=== Task directions ===
Please give back only the lines below from the one containing "A lowland river" to the one containing "An agricultural drain", each repeated word for word, both ends included.

=== Data in this exercise ===
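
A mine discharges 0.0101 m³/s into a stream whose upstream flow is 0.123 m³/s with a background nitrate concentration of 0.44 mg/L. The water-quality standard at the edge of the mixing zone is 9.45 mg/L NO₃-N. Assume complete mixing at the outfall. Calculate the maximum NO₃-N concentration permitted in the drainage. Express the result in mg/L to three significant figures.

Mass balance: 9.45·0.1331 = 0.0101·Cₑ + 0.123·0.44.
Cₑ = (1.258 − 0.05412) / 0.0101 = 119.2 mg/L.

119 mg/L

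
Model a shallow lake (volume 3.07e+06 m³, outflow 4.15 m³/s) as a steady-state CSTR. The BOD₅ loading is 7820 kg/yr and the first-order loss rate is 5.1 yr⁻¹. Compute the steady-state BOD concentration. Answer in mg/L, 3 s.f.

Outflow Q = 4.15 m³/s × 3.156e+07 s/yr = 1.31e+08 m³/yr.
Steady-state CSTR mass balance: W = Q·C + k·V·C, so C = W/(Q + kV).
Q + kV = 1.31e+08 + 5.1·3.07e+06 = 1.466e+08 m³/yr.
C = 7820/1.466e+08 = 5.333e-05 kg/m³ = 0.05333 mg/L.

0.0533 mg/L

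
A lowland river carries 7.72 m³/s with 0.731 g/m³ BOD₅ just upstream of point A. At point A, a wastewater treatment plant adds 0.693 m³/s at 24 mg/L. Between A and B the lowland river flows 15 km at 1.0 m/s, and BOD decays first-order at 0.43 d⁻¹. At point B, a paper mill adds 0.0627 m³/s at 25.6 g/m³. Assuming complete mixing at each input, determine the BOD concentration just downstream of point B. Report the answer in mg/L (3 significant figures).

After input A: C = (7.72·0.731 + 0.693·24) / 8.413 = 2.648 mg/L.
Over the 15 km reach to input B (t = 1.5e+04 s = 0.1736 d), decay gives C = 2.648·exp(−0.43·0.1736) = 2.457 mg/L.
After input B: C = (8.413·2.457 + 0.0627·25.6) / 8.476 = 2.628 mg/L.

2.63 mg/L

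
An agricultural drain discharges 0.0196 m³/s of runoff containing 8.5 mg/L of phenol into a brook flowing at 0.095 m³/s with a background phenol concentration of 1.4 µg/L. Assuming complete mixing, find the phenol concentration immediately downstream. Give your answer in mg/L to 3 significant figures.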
--
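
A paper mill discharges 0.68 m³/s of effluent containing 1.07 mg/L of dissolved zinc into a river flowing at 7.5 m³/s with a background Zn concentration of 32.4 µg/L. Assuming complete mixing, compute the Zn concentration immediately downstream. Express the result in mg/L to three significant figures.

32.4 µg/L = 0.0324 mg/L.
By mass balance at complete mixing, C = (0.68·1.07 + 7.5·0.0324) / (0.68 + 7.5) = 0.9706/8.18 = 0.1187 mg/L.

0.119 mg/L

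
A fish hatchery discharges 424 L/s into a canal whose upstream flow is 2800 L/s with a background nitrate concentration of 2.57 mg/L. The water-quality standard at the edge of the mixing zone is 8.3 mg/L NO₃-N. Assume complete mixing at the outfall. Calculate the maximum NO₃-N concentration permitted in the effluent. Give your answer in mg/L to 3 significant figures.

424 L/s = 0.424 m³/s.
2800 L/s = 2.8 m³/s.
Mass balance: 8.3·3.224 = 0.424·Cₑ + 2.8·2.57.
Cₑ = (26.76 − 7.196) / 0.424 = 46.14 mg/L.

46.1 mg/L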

=== Written reply ===
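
A lowland river carries 7.72 m³/s with 0.731 g/m³ BOD₅ just upstream of point A. At point A, a wastewater treatment plant adds 0.693 m³/s at 24 mg/L. Between A and B the lowland river flows 15 km at 1.0 m/s, and BOD decays first-order at 0.43 d⁻¹. At point B, a paper mill adds 0.0627 m³/s at 25.6 g/m³. Assuming complete mixing at each input, determine the BOD concentration just downstream of point B. Report the answer in mg/L (3 significant figures).

After input A: C = (7.72·0.731 + 0.693·24) / 8.413 = 2.648 mg/L.
Over the 15 km reach to input B (t = 1.5e+04 s = 0.1736 d), decay gives C = 2.648·exp(−0.43·0.1736) = 2.457 mg/L.
After input B: C = (8.413·2.457 + 0.0627·25.6) / 8.476 = 2.628 mg/L.

2.63 mg/L

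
An agricultural drain discharges 0.0196 m³/s of runoff containing 8.5 mg/L of phenol into a brook flowing at 0.095 m³/s with a background phenol concentration of 1.4 µg/L. Assuming complete mixing, find the phenol concentration immediately downstream. Give your answer in mg/L to 3 significant figures.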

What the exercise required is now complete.